Materials provided |
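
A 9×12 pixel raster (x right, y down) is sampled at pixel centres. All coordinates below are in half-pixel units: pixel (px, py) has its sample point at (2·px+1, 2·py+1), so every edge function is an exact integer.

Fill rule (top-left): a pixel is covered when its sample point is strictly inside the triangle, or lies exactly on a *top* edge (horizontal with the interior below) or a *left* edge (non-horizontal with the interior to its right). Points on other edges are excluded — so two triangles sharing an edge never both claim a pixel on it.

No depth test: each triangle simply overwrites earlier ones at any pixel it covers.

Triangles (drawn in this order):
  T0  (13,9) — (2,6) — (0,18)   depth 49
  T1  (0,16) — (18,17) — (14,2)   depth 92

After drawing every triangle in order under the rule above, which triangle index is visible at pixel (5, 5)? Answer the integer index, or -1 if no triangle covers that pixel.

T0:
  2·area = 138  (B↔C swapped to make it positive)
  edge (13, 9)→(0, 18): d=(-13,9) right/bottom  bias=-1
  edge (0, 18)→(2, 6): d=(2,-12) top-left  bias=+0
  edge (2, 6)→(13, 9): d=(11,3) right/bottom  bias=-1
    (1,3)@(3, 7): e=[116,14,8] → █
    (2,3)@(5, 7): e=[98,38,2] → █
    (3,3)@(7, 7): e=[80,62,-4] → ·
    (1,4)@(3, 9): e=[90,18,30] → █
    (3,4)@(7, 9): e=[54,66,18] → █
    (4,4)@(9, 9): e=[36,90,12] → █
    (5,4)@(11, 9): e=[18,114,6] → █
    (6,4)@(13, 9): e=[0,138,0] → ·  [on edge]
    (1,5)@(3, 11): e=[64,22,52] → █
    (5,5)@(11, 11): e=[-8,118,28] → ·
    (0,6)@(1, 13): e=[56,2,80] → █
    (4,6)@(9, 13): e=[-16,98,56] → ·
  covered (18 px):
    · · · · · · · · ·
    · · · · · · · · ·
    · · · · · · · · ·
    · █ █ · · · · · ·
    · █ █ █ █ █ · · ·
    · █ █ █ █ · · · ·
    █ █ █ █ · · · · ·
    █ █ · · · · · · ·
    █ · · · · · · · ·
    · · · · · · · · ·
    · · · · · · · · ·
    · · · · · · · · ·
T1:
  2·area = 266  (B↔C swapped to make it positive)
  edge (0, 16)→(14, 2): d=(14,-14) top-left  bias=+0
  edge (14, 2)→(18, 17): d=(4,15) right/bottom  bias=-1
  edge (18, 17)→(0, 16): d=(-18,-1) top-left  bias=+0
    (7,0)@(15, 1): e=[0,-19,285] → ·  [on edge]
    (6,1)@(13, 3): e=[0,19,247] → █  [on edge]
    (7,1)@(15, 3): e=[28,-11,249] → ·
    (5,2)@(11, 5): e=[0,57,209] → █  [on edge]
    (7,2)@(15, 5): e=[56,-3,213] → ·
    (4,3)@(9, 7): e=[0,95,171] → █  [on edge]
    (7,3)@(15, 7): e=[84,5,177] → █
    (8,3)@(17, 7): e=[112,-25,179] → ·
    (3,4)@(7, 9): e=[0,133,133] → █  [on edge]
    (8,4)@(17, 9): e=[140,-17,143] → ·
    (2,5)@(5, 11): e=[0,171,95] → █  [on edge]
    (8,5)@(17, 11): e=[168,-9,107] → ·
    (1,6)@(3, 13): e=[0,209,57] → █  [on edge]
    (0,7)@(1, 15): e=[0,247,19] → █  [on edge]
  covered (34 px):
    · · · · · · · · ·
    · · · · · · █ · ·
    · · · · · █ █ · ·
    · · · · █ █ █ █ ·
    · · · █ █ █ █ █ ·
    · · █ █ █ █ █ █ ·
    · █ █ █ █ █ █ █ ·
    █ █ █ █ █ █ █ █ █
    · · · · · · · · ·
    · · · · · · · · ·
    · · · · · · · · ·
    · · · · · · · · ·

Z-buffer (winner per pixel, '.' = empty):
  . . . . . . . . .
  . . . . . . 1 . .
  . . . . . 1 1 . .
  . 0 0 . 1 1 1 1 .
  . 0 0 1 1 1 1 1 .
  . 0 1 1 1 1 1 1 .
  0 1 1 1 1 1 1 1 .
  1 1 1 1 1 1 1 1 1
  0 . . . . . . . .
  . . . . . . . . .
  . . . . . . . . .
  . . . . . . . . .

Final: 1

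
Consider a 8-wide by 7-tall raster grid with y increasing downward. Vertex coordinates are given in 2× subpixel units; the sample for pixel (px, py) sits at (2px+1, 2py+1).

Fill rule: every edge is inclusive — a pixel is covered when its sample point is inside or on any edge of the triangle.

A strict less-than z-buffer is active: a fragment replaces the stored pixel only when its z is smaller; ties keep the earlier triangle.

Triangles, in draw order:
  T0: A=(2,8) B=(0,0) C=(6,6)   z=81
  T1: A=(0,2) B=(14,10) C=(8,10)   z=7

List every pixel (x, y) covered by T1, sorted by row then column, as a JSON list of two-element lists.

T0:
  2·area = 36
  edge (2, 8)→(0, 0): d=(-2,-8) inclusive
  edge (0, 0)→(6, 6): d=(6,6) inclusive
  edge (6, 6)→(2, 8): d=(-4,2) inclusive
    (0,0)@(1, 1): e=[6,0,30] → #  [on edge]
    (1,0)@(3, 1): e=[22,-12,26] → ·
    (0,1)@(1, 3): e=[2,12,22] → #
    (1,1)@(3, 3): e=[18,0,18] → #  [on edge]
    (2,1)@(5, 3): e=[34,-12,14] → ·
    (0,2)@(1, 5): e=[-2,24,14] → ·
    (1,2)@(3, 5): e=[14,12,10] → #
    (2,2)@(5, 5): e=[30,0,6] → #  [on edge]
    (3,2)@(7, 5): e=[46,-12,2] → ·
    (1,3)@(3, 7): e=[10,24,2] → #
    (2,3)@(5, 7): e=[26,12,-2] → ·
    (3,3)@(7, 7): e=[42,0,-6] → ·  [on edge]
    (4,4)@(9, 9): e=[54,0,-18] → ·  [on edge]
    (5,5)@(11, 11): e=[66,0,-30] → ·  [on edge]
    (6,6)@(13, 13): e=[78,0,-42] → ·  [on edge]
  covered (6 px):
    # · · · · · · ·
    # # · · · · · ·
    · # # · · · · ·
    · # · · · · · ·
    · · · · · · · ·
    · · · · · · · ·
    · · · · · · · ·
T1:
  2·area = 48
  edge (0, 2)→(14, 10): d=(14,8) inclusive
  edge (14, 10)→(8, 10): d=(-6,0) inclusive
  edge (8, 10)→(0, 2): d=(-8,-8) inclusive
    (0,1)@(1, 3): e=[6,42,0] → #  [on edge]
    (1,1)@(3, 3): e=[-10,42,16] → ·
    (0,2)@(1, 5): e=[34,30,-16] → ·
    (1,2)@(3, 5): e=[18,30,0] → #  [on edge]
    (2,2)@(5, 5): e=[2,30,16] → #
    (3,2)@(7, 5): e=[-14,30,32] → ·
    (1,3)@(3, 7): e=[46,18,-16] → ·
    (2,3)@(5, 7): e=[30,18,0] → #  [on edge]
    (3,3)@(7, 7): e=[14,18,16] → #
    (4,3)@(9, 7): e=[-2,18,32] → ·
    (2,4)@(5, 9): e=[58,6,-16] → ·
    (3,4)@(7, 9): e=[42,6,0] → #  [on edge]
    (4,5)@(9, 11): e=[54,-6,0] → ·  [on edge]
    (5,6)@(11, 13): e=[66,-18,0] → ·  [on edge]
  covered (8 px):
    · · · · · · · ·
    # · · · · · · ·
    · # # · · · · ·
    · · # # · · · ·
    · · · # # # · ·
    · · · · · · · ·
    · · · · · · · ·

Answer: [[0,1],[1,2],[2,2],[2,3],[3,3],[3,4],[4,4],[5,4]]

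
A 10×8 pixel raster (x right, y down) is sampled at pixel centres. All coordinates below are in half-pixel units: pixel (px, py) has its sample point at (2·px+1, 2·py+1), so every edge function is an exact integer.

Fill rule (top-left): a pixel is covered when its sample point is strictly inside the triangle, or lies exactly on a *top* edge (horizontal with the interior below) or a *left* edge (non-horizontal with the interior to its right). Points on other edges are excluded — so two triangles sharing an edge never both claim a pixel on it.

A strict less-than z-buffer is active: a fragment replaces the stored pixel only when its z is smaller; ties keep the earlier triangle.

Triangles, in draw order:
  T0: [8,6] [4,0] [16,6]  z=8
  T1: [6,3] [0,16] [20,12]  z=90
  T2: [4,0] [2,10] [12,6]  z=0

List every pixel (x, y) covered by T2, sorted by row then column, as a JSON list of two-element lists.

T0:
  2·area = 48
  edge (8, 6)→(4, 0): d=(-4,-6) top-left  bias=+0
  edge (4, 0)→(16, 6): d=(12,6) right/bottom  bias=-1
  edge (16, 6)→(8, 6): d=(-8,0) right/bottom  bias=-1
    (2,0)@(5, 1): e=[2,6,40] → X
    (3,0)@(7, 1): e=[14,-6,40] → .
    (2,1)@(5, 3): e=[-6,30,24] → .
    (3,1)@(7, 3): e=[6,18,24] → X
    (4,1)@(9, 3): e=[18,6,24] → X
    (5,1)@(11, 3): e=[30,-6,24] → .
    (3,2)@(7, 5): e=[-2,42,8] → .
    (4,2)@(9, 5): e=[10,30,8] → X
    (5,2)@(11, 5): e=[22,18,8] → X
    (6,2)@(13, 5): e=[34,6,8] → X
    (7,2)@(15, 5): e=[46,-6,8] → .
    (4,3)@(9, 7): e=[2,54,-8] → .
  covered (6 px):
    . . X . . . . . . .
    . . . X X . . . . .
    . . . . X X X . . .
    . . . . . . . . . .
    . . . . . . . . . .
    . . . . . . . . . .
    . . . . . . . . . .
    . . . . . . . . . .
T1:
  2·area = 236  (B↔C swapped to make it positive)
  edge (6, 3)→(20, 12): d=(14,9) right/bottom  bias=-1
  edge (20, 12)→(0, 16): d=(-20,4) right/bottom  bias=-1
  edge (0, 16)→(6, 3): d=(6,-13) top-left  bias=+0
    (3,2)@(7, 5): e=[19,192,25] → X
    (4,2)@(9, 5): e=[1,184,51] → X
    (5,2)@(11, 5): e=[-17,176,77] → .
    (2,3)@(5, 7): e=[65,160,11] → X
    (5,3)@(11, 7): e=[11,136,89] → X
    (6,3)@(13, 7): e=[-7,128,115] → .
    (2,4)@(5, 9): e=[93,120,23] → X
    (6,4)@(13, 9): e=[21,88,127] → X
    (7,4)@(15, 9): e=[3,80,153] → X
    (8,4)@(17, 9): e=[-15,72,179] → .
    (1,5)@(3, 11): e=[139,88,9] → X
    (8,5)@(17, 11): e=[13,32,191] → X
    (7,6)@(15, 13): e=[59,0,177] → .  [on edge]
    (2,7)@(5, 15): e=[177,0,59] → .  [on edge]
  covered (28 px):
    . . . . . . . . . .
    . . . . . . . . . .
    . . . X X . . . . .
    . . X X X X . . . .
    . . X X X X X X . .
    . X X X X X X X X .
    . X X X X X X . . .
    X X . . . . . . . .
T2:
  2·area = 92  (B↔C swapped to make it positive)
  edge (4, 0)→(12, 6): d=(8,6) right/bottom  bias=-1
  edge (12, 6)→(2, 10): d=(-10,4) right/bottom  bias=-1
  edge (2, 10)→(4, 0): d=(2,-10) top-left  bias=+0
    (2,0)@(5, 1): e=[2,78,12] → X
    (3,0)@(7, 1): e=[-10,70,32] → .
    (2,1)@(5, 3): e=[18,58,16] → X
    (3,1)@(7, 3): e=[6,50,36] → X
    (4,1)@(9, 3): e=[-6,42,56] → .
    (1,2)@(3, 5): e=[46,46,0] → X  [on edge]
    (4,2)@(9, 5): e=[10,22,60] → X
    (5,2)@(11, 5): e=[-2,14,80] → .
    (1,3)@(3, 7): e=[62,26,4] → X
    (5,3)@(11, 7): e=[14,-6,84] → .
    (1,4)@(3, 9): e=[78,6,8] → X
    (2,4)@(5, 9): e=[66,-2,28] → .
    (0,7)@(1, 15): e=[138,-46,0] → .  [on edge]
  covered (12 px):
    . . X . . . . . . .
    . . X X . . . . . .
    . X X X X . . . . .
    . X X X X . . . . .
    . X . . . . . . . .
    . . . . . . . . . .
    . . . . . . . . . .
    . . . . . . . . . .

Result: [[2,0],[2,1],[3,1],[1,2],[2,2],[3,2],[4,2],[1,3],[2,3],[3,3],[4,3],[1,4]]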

Task | Copy out the lines above exactly, beginning at the one that contains "Triangles (drawn in" and ending at the one that contains "(0,16) — (18,17)".

Solution |
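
Triangles (drawn in this order):
  T0  (13,9) — (2,6) — (0,18)   depth 49
  T1  (0,16) — (18,17) — (14,2)   depth 92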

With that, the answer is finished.